» Provided entries:

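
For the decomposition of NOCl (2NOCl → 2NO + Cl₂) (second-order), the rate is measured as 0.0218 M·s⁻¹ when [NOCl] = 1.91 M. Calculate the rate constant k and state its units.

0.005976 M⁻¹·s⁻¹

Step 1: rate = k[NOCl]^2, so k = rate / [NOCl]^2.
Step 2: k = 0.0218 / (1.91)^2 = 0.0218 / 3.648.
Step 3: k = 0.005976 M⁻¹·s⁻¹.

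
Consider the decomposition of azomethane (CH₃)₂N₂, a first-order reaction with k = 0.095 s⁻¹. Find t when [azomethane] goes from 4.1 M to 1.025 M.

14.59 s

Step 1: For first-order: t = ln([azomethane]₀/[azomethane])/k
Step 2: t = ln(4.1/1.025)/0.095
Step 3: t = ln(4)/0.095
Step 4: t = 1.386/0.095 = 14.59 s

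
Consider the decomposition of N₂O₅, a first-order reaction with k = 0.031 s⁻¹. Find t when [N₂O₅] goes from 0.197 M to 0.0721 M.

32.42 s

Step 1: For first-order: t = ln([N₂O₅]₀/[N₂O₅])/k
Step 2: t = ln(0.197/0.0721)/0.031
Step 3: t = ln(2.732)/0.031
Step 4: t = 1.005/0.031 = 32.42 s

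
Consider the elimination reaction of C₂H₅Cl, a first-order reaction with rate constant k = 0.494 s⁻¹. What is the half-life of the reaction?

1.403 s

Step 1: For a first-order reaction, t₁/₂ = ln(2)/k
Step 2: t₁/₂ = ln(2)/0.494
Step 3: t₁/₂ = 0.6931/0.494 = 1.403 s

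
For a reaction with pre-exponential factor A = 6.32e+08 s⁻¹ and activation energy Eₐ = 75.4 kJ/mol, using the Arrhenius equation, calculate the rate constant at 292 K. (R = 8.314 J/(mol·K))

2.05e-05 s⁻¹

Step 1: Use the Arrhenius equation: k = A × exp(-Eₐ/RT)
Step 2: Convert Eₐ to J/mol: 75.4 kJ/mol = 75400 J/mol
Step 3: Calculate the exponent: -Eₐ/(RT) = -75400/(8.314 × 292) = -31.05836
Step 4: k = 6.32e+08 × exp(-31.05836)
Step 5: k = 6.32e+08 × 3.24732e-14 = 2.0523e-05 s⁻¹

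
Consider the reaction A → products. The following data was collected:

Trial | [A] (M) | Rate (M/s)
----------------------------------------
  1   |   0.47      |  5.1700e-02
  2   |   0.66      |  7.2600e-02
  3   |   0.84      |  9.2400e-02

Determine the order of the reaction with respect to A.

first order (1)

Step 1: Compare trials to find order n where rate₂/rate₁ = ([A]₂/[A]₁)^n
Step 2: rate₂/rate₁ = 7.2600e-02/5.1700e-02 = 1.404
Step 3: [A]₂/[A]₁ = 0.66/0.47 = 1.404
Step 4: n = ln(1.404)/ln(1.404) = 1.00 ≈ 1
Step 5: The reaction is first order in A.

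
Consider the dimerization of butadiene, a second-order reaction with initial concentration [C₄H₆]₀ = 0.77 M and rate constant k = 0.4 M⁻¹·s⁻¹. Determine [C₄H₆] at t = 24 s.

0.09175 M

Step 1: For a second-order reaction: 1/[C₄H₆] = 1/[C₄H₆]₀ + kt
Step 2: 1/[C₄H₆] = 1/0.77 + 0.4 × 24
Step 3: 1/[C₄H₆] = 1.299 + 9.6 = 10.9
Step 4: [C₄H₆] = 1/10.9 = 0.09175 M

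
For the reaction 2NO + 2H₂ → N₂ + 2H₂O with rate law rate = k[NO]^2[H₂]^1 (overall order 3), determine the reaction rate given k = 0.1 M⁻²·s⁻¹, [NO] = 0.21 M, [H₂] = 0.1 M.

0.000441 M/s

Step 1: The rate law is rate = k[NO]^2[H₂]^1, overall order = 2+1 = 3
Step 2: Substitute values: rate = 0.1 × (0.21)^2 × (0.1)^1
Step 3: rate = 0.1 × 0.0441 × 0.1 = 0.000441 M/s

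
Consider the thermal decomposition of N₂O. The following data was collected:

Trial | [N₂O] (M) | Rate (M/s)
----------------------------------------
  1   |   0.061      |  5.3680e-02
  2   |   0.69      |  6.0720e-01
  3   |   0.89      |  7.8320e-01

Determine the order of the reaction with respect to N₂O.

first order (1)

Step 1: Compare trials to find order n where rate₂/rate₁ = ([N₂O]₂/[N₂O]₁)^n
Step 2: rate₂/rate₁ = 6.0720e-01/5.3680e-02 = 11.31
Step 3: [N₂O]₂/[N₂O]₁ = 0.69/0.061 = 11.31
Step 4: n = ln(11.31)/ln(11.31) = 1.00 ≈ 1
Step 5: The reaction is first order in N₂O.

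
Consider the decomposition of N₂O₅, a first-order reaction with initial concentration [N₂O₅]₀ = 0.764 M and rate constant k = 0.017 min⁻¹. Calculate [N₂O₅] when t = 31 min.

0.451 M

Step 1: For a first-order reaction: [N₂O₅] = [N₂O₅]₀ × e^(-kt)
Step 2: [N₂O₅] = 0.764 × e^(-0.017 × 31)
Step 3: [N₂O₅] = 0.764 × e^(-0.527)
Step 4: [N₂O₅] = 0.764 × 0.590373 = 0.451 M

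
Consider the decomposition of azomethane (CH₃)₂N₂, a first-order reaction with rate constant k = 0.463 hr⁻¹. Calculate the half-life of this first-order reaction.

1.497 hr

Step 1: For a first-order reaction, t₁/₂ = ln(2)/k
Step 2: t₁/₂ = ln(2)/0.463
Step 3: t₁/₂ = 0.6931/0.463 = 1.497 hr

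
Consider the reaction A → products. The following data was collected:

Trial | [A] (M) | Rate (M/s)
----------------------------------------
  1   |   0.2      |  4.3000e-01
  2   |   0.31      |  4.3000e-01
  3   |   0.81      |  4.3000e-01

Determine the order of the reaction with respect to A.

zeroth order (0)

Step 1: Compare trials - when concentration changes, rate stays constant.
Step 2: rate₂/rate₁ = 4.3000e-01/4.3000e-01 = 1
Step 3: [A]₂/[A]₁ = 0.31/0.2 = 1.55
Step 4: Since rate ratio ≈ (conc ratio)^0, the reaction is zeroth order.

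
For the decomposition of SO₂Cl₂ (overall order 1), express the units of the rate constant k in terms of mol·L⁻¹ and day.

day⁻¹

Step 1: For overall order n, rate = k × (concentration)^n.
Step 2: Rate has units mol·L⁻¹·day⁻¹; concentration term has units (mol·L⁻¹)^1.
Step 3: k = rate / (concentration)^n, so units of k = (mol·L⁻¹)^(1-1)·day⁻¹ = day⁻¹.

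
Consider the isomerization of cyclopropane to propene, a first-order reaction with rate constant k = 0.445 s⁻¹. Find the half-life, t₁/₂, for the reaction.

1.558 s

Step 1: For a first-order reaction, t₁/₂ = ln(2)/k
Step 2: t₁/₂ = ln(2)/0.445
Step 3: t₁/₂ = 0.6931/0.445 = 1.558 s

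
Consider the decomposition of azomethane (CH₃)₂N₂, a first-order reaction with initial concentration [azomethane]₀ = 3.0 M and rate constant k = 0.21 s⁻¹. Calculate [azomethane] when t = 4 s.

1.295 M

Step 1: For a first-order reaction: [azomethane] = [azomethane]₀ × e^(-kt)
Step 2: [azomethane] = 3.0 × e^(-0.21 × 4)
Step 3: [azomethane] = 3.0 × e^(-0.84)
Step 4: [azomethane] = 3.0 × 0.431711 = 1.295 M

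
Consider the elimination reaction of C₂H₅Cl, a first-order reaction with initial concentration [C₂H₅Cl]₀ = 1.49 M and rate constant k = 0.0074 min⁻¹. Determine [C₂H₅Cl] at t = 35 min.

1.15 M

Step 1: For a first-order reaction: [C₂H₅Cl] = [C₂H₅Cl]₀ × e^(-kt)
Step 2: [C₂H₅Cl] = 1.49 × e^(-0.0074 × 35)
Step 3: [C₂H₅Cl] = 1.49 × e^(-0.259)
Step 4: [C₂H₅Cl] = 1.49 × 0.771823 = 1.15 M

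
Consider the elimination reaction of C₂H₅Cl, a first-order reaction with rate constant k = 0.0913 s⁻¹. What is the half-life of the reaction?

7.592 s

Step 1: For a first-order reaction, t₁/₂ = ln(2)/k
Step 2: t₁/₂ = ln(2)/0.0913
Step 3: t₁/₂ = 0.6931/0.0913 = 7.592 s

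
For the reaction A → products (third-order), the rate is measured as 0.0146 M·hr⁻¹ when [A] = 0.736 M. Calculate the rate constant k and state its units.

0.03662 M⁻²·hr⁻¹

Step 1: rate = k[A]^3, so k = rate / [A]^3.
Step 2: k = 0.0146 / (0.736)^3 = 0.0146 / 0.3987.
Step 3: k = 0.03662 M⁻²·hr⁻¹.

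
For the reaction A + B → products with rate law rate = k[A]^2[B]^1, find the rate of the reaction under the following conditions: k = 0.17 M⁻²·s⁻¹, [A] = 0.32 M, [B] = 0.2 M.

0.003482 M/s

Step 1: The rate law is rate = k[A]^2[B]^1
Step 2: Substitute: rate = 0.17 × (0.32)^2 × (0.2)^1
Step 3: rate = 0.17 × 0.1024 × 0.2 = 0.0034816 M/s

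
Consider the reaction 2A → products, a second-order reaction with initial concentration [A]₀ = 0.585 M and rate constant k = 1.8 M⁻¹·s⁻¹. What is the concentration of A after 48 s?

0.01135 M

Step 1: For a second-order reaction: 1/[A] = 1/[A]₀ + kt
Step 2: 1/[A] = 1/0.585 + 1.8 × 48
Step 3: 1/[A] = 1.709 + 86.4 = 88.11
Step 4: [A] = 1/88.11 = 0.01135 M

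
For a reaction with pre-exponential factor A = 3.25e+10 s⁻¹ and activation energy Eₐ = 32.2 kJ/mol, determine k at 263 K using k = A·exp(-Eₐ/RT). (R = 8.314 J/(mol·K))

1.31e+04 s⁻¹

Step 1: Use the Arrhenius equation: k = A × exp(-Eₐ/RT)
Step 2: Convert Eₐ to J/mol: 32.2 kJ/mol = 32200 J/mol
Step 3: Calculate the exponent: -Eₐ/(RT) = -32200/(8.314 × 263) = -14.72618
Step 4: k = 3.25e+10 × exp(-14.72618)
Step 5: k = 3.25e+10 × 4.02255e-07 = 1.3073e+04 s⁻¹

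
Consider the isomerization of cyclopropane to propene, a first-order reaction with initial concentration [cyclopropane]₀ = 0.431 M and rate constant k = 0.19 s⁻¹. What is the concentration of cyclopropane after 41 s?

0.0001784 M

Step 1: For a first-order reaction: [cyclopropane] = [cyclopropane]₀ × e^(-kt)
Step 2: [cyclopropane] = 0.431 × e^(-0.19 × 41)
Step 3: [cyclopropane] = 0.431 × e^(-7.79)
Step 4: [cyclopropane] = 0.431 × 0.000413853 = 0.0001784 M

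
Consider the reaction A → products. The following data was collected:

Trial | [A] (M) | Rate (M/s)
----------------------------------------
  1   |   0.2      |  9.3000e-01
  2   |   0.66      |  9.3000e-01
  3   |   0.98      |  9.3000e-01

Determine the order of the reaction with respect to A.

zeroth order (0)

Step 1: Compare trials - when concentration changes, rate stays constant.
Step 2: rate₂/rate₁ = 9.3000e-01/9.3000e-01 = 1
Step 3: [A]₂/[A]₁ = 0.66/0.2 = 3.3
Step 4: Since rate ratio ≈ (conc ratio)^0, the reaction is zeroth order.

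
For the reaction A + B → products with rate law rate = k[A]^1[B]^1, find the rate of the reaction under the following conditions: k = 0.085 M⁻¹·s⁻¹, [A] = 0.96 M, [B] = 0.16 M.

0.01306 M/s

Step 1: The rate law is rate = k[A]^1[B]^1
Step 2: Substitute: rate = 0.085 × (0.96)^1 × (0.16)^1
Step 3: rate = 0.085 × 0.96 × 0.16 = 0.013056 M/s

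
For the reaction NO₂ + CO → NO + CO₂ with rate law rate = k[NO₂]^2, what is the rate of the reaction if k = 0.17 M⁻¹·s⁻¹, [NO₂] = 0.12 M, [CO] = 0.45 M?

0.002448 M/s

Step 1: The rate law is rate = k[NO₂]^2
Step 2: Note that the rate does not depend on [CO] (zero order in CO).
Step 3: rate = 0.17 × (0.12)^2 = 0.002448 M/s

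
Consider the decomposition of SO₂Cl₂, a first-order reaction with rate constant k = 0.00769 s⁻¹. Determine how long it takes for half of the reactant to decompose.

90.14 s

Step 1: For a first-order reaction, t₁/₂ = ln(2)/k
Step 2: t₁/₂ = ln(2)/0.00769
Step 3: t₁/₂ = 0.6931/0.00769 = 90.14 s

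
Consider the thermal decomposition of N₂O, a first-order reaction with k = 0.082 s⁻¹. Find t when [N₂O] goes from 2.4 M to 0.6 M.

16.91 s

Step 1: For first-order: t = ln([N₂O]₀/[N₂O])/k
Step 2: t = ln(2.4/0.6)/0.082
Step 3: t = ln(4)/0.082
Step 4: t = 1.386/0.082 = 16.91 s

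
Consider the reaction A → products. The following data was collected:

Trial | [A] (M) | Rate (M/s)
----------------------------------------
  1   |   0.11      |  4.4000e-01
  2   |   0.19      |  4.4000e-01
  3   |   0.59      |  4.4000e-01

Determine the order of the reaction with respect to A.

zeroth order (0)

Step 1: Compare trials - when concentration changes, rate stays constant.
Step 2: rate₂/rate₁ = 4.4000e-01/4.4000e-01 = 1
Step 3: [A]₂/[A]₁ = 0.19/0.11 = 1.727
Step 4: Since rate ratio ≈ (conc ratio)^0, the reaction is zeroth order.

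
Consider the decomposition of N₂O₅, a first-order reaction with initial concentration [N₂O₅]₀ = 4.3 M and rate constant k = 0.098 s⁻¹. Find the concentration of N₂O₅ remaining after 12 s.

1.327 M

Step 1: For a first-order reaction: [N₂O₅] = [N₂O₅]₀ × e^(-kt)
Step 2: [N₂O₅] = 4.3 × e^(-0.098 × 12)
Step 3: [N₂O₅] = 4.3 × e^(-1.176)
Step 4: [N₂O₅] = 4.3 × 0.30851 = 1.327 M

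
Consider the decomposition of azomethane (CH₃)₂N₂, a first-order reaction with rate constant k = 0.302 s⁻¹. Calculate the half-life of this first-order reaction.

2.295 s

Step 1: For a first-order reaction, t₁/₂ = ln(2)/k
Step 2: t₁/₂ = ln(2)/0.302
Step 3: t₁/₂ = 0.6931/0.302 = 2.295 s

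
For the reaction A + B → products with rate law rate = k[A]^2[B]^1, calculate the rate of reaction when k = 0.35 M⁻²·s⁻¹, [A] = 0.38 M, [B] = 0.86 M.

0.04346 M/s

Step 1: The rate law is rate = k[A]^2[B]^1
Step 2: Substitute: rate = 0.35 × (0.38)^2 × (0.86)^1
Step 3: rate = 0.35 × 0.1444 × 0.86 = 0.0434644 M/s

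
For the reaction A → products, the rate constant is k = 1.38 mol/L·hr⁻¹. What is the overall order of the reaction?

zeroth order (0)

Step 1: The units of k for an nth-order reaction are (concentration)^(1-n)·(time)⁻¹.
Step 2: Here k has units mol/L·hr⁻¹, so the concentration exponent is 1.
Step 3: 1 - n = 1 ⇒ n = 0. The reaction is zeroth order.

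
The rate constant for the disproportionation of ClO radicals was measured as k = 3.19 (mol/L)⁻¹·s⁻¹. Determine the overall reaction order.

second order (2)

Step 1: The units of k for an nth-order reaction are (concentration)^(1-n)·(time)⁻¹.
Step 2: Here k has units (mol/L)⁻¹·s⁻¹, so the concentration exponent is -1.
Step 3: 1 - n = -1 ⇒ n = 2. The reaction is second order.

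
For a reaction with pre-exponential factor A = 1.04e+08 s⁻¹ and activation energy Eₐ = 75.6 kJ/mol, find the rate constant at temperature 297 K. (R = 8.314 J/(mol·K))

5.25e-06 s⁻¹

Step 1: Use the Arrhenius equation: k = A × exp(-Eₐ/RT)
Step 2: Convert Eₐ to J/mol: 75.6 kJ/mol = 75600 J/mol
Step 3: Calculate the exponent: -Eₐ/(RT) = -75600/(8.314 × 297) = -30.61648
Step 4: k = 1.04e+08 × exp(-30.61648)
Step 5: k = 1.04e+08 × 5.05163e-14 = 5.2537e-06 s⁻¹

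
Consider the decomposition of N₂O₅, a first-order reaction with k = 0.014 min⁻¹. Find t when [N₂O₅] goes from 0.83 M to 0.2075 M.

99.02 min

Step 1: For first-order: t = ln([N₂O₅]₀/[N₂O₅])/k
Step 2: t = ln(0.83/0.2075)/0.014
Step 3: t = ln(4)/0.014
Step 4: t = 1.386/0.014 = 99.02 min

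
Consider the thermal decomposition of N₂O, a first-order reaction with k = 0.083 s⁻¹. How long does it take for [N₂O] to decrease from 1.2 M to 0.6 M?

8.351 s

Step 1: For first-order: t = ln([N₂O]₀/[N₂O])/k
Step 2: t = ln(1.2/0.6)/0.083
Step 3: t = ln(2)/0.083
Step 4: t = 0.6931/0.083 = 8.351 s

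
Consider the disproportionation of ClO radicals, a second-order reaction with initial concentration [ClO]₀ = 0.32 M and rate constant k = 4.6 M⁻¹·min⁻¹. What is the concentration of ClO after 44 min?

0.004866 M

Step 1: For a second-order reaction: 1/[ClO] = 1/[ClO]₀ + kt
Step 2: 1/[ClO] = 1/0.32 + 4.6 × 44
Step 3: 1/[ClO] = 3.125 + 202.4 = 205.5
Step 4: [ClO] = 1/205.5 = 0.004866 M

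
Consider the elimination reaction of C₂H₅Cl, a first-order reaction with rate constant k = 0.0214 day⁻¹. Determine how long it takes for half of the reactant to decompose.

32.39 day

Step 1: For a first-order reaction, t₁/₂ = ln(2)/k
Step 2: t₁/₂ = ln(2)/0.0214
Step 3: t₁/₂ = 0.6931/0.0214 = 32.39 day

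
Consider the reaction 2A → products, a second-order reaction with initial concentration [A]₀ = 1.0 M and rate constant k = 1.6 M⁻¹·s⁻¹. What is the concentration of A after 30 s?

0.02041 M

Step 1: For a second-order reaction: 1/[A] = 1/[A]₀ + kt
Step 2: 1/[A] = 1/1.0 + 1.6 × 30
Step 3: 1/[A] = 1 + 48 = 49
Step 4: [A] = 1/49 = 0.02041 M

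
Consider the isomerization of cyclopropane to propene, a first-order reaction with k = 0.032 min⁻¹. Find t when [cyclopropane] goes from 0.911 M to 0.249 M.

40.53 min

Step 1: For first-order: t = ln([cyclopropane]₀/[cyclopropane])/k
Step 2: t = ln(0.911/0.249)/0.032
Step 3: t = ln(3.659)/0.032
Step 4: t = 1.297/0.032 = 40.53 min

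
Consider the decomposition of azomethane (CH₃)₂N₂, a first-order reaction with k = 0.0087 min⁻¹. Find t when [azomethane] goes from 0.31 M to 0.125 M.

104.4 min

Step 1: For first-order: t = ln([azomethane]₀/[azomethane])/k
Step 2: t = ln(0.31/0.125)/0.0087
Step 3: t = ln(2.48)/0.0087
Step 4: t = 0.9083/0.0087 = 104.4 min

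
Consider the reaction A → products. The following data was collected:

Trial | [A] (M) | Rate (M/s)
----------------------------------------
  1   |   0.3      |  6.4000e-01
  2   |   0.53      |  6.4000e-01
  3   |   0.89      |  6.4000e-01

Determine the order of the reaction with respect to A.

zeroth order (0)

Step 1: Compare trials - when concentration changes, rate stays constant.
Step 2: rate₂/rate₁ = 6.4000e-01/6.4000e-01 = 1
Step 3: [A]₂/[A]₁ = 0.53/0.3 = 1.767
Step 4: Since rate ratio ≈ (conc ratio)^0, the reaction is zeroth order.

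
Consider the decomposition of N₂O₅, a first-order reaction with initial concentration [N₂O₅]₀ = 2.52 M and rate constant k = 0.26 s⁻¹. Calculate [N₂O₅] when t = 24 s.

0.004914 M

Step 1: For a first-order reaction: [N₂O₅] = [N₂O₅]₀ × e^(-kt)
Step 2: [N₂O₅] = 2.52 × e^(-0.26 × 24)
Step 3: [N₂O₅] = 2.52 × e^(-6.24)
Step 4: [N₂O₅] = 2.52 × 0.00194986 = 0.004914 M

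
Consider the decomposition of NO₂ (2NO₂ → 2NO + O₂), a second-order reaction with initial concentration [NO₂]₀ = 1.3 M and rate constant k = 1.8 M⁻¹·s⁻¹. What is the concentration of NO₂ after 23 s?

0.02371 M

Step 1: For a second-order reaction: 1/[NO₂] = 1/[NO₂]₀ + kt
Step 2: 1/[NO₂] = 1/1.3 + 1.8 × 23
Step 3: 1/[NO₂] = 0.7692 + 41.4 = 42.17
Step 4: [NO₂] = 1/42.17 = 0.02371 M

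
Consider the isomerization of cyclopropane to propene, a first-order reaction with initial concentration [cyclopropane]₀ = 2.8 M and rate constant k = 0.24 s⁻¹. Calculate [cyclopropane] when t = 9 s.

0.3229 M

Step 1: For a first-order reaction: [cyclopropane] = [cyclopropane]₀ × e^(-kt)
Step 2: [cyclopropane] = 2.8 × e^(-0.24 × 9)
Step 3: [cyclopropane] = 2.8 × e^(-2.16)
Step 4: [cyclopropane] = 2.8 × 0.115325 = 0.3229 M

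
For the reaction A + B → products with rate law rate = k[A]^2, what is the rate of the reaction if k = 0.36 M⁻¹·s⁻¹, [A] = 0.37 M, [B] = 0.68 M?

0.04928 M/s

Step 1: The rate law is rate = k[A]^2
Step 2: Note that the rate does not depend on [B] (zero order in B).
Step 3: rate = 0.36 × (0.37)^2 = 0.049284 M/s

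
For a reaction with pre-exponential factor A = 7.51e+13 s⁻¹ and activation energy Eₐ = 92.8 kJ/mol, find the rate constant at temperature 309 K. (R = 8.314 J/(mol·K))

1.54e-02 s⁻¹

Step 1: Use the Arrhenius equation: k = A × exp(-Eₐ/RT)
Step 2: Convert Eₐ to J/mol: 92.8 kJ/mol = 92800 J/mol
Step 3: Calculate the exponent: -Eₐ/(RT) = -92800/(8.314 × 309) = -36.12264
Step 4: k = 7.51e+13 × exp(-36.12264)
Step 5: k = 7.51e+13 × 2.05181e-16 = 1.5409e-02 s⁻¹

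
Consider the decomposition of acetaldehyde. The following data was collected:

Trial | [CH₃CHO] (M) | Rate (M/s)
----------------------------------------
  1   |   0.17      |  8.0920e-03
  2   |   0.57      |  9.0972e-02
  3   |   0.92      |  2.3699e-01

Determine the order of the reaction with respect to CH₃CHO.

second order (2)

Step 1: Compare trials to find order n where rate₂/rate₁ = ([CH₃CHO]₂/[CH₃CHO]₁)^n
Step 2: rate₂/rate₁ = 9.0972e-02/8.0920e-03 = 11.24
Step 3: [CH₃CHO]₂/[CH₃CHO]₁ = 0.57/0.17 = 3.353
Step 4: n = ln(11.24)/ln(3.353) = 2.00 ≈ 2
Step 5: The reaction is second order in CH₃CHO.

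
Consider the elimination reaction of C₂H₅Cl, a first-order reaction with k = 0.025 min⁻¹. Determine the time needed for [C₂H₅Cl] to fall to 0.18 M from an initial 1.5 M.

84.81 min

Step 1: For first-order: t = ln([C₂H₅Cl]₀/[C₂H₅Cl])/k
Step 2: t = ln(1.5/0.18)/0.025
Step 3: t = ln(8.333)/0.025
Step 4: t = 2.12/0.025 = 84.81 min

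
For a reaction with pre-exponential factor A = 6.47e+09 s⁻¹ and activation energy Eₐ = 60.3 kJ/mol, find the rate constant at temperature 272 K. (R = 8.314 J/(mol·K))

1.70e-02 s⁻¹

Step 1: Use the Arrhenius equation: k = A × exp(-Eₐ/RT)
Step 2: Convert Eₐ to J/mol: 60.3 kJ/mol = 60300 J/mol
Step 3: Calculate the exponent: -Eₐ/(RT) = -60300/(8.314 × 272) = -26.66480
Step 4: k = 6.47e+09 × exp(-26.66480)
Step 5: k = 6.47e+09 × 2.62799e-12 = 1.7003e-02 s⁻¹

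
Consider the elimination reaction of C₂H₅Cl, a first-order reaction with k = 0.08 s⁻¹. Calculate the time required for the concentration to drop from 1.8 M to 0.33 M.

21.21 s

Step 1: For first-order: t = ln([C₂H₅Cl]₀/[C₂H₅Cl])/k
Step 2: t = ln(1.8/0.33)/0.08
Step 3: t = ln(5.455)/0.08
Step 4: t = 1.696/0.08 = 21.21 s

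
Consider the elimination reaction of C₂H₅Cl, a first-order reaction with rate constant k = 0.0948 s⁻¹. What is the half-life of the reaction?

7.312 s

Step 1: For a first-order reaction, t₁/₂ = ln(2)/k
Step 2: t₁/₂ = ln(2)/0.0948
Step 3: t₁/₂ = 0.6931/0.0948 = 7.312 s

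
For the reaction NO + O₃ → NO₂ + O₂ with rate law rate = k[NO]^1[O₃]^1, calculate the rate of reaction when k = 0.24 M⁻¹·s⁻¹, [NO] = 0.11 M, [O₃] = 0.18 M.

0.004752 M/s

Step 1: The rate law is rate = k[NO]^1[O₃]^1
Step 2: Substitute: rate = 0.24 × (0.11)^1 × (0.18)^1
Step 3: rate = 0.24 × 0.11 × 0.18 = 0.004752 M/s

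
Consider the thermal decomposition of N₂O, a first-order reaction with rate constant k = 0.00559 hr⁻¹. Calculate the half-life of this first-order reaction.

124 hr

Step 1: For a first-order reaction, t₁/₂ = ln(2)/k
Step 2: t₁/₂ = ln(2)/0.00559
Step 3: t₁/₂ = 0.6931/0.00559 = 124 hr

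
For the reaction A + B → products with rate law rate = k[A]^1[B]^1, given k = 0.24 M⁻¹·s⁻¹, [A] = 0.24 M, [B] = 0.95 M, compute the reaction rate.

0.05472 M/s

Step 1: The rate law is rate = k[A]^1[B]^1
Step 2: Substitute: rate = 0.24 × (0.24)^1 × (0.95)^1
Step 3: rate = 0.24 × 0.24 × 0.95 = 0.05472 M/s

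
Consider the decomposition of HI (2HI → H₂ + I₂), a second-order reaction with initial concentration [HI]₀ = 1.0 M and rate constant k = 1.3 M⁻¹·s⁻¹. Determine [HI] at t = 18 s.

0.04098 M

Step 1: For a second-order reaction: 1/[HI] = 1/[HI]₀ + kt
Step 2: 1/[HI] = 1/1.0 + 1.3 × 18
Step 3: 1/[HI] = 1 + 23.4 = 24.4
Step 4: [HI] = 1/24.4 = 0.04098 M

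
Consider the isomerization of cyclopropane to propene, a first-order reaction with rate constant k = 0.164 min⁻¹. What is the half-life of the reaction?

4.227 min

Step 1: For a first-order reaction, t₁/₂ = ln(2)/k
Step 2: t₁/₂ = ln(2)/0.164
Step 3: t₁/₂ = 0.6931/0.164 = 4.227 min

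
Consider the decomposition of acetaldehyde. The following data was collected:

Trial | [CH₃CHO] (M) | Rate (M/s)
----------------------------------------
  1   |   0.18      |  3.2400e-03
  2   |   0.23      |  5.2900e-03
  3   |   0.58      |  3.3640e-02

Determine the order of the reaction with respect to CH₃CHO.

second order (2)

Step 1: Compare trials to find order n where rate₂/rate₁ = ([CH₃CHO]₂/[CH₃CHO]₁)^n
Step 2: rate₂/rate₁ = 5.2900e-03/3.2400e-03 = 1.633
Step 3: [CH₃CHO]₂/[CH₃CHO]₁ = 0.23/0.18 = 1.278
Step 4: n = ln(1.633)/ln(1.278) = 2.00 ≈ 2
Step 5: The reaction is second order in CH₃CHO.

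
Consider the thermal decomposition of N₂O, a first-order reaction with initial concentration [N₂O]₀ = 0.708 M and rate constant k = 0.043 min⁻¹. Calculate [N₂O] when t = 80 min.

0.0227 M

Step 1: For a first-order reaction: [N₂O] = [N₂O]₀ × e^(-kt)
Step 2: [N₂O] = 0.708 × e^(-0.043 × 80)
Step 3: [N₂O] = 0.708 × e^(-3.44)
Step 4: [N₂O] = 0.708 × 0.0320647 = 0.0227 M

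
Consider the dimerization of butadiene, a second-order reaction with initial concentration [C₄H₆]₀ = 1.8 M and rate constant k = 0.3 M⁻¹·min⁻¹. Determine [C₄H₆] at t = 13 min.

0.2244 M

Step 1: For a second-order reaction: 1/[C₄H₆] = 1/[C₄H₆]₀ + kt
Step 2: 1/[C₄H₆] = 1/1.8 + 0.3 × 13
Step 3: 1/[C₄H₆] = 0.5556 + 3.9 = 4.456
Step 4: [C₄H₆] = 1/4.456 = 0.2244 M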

» Required action:
Please provide an exact transcription of each line from the one holding "t = 13 min." through the final line of the data above.

» Task answer:
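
Consider the dimerization of butadiene, a second-order reaction with initial concentration [C₄H₆]₀ = 1.8 M and rate constant k = 0.3 M⁻¹·min⁻¹. Determine [C₄H₆] at t = 13 min.

0.2244 M

Step 1: For a second-order reaction: 1/[C₄H₆] = 1/[C₄H₆]₀ + kt
Step 2: 1/[C₄H₆] = 1/1.8 + 0.3 × 13
Step 3: 1/[C₄H₆] = 0.5556 + 3.9 = 4.456
Step 4: [C₄H₆] = 1/4.456 = 0.2244 M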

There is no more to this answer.